Source data:
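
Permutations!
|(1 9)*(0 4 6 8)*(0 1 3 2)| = 8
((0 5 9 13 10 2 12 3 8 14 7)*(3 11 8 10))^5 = (0 10 14 13 11 5 2 7 3 8 9 12)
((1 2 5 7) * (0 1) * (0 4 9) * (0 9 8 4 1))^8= (9)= ((9)(1 2 5 7)(4 8))^8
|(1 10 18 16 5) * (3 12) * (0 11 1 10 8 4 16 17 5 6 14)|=|(0 11 1 8 4 16 6 14)(3 12)(5 10 18 17)|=8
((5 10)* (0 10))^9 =((0 10 5))^9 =(10)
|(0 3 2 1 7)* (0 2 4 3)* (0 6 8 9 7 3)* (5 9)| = 10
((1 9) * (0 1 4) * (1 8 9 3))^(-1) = (0 4 9 8)(1 3)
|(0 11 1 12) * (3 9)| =|(0 11 1 12)(3 9)| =4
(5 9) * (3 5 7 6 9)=[0, 1, 2, 5, 4, 3, 9, 6, 8, 7]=(3 5)(6 9 7)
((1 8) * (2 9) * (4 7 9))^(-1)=(1 8)(2 9 7 4)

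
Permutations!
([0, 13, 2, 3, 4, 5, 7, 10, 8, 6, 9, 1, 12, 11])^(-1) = [0, 11, 2, 3, 4, 5, 9, 6, 8, 10, 7, 13, 12, 1]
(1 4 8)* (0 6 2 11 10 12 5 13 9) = (0 6 2 11 10 12 5 13 9)(1 4 8) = [6, 4, 11, 3, 8, 13, 2, 7, 1, 0, 12, 10, 5, 9]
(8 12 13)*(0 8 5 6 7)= (0 8 12 13 5 6 7)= [8, 1, 2, 3, 4, 6, 7, 0, 12, 9, 10, 11, 13, 5]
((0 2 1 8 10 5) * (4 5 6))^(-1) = (0 5 4 6 10 8 1 2)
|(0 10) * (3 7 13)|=|(0 10)(3 7 13)|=6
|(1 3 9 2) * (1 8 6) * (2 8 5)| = 10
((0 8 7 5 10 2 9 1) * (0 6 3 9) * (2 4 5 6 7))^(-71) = (0 8 2)(1 9 3 6 7)(4 5 10)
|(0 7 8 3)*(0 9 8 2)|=|(0 7 2)(3 9 8)|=3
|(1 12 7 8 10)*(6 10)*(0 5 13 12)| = |(0 5 13 12 7 8 6 10 1)| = 9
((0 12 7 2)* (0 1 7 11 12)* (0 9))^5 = (0 9)(1 2 7)(11 12)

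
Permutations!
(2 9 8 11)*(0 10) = (0 10)(2 9 8 11) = [10, 1, 9, 3, 4, 5, 6, 7, 11, 8, 0, 2]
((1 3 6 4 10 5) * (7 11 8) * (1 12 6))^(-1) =(1 3)(4 6 12 5 10)(7 8 11)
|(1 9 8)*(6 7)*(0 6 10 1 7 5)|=15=|(0 6 5)(1 9 8 7 10)|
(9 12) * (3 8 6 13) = (3 8 6 13)(9 12) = [0, 1, 2, 8, 4, 5, 13, 7, 6, 12, 10, 11, 9, 3]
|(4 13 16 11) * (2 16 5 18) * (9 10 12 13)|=|(2 16 11 4 9 10 12 13 5 18)|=10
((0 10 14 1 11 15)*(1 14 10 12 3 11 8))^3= (0 11 12 15 3)(1 8)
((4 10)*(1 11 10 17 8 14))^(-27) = (1 11 10 4 17 8 14)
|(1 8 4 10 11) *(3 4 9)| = 7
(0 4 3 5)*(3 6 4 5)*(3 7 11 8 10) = [5, 1, 2, 7, 6, 0, 4, 11, 10, 9, 3, 8] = (0 5)(3 7 11 8 10)(4 6)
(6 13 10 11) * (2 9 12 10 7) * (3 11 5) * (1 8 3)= (1 8 3 11 6 13 7 2 9 12 10 5)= [0, 8, 9, 11, 4, 1, 13, 2, 3, 12, 5, 6, 10, 7]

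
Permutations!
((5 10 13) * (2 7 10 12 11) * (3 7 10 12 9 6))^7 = ((2 10 13 5 9 6 3 7 12 11))^7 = (2 7 9 10 12 6 13 11 3 5)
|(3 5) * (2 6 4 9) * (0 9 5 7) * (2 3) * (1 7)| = 20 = |(0 9 3 1 7)(2 6 4 5)|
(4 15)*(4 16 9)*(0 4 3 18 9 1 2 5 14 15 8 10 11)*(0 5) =[4, 2, 0, 18, 8, 14, 6, 7, 10, 3, 11, 5, 12, 13, 15, 16, 1, 17, 9] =(0 4 8 10 11 5 14 15 16 1 2)(3 18 9)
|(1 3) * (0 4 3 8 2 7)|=7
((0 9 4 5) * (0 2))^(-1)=(0 2 5 4 9)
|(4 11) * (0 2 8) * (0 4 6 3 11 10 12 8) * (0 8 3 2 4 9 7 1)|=|(0 4 10 12 3 11 6 2 8 9 7 1)|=12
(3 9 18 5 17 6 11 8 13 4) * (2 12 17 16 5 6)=(2 12 17)(3 9 18 6 11 8 13 4)(5 16)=[0, 1, 12, 9, 3, 16, 11, 7, 13, 18, 10, 8, 17, 4, 14, 15, 5, 2, 6]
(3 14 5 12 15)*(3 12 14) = (5 14)(12 15) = [0, 1, 2, 3, 4, 14, 6, 7, 8, 9, 10, 11, 15, 13, 5, 12]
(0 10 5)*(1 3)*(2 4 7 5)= (0 10 2 4 7 5)(1 3)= [10, 3, 4, 1, 7, 0, 6, 5, 8, 9, 2]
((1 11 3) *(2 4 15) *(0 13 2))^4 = (0 15 4 2 13)(1 11 3)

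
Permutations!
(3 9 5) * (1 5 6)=(1 5 3 9 6)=[0, 5, 2, 9, 4, 3, 1, 7, 8, 6]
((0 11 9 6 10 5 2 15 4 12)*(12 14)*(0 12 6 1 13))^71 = ((0 11 9 1 13)(2 15 4 14 6 10 5))^71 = (0 11 9 1 13)(2 15 4 14 6 10 5)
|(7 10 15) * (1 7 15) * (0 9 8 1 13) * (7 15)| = |(0 9 8 1 15 7 10 13)| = 8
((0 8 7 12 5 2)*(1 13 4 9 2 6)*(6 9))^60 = (13)(0 5 8 9 7 2 12)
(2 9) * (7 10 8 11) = (2 9)(7 10 8 11) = [0, 1, 9, 3, 4, 5, 6, 10, 11, 2, 8, 7]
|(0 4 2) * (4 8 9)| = 5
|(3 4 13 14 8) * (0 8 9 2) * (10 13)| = 9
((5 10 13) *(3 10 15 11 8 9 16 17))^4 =((3 10 13 5 15 11 8 9 16 17))^4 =(3 15 16 13 8)(5 9 10 11 17)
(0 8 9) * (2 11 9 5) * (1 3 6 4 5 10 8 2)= [2, 3, 11, 6, 5, 1, 4, 7, 10, 0, 8, 9]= (0 2 11 9)(1 3 6 4 5)(8 10)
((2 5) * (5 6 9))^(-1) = (2 5 9 6)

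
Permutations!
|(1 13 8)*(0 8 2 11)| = |(0 8 1 13 2 11)| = 6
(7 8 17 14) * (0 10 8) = [10, 1, 2, 3, 4, 5, 6, 0, 17, 9, 8, 11, 12, 13, 7, 15, 16, 14] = (0 10 8 17 14 7)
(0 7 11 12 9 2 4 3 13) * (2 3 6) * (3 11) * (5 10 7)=(0 5 10 7 3 13)(2 4 6)(9 11 12)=[5, 1, 4, 13, 6, 10, 2, 3, 8, 11, 7, 12, 9, 0]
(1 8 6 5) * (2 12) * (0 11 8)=(0 11 8 6 5 1)(2 12)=[11, 0, 12, 3, 4, 1, 5, 7, 6, 9, 10, 8, 2]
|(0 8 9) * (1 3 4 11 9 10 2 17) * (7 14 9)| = 12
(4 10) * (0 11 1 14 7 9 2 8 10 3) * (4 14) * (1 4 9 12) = (0 11 4 3)(1 9 2 8 10 14 7 12) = [11, 9, 8, 0, 3, 5, 6, 12, 10, 2, 14, 4, 1, 13, 7]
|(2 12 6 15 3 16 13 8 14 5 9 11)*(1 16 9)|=|(1 16 13 8 14 5)(2 12 6 15 3 9 11)|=42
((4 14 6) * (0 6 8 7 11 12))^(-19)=((0 6 4 14 8 7 11 12))^(-19)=(0 7 4 12 8 6 11 14)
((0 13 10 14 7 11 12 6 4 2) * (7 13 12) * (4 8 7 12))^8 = ((0 4 2)(6 8 7 11 12)(10 14 13))^8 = (0 2 4)(6 11 8 12 7)(10 13 14)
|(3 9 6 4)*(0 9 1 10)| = 7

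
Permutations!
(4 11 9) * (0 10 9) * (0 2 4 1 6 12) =(0 10 9 1 6 12)(2 4 11) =[10, 6, 4, 3, 11, 5, 12, 7, 8, 1, 9, 2, 0]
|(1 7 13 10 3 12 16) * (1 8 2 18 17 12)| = |(1 7 13 10 3)(2 18 17 12 16 8)| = 30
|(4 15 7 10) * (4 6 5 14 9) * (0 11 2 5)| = |(0 11 2 5 14 9 4 15 7 10 6)| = 11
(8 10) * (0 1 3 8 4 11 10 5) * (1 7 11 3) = [7, 1, 2, 8, 3, 0, 6, 11, 5, 9, 4, 10] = (0 7 11 10 4 3 8 5)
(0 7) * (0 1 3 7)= (1 3 7)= [0, 3, 2, 7, 4, 5, 6, 1]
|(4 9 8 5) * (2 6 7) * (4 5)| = 3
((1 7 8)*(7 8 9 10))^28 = (7 9 10)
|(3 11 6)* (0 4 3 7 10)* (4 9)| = |(0 9 4 3 11 6 7 10)| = 8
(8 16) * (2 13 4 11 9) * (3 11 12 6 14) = [0, 1, 13, 11, 12, 5, 14, 7, 16, 2, 10, 9, 6, 4, 3, 15, 8] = (2 13 4 12 6 14 3 11 9)(8 16)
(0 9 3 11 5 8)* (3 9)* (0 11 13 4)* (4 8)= (0 3 13 8 11 5 4)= [3, 1, 2, 13, 0, 4, 6, 7, 11, 9, 10, 5, 12, 8]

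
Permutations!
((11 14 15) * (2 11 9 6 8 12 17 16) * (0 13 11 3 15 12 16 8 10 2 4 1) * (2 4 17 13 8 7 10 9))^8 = ((0 8 16 17 7 10 4 1)(2 3 15)(6 9)(11 14 12 13))^8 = (17)(2 15 3)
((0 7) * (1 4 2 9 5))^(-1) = (0 7)(1 5 9 2 4)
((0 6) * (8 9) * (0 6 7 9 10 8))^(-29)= (0 7 9)(8 10)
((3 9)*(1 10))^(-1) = ((1 10)(3 9))^(-1) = (1 10)(3 9)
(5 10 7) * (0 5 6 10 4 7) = (0 5 4 7 6 10) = [5, 1, 2, 3, 7, 4, 10, 6, 8, 9, 0]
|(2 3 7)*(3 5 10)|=5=|(2 5 10 3 7)|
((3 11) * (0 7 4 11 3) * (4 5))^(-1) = ((0 7 5 4 11))^(-1) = (0 11 4 5 7)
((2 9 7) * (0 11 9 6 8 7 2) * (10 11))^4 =(0 2)(6 10)(7 9)(8 11) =((0 10 11 9 2 6 8 7))^4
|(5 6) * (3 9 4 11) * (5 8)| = 12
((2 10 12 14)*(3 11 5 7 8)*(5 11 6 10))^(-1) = (2 14 12 10 6 3 8 7 5)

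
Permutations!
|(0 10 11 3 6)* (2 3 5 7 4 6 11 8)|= 10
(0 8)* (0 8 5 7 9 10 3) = (0 5 7 9 10 3) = [5, 1, 2, 0, 4, 7, 6, 9, 8, 10, 3]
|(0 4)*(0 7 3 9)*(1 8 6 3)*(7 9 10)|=6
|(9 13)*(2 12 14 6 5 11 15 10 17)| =18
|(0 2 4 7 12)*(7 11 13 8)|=8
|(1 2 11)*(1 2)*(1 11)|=|(1 11 2)|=3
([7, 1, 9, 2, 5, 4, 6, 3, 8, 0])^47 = [3, 1, 0, 9, 5, 4, 6, 2, 8, 7]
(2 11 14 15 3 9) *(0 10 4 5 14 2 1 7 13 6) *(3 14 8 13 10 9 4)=[9, 7, 11, 4, 5, 8, 0, 10, 13, 1, 3, 2, 12, 6, 15, 14]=(0 9 1 7 10 3 4 5 8 13 6)(2 11)(14 15)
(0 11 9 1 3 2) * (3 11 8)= (0 8 3 2)(1 11 9)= [8, 11, 0, 2, 4, 5, 6, 7, 3, 1, 10, 9]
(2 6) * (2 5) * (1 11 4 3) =[0, 11, 6, 1, 3, 2, 5, 7, 8, 9, 10, 4] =(1 11 4 3)(2 6 5)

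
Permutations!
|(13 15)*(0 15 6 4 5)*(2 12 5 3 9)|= |(0 15 13 6 4 3 9 2 12 5)|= 10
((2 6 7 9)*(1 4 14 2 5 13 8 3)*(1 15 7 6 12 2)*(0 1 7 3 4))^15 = (0 1)(2 12)(3 15)(4 14 7 9 5 13 8)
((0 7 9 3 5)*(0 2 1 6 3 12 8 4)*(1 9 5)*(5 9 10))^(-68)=((0 7 9 12 8 4)(1 6 3)(2 10 5))^(-68)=(0 8 9)(1 6 3)(2 10 5)(4 12 7)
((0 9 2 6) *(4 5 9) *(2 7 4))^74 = ((0 2 6)(4 5 9 7))^74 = (0 6 2)(4 9)(5 7)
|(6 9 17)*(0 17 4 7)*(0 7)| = 5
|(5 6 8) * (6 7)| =4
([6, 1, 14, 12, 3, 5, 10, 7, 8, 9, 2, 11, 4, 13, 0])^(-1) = (0 14 2 10 6)(3 4 12)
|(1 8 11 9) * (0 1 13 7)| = |(0 1 8 11 9 13 7)| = 7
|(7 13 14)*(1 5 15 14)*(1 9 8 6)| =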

How to complete this task: Please transcribe only the lines in the records above running from the line that has "11)|=|(1 11 2)|=3" through the line that has "((2 6 7 9)*(1", both included, exactly as they appear.

Exercise result:
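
|(1 2 11)*(1 2)*(1 11)|=|(1 11 2)|=3
([7, 1, 9, 2, 5, 4, 6, 3, 8, 0])^47 = [3, 1, 0, 9, 5, 4, 6, 2, 8, 7]
(2 11 14 15 3 9) *(0 10 4 5 14 2 1 7 13 6) *(3 14 8 13 10 9 4)=[9, 7, 11, 4, 5, 8, 0, 10, 13, 1, 3, 2, 12, 6, 15, 14]=(0 9 1 7 10 3 4 5 8 13 6)(2 11)(14 15)
(0 11 9 1 3 2) * (3 11 8)= (0 8 3 2)(1 11 9)= [8, 11, 0, 2, 4, 5, 6, 7, 3, 1, 10, 9]
(2 6) * (2 5) * (1 11 4 3) =[0, 11, 6, 1, 3, 2, 5, 7, 8, 9, 10, 4] =(1 11 4 3)(2 6 5)

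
Permutations!
|(13 15)*(0 15 6 4 5)*(2 12 5 3 9)|= |(0 15 13 6 4 3 9 2 12 5)|= 10
((2 6 7 9)*(1 4 14 2 5 13 8 3)*(1 15 7 6 12 2)*(0 1 7 3 4))^15 = (0 1)(2 12)(3 15)(4 14 7 9 5 13 8)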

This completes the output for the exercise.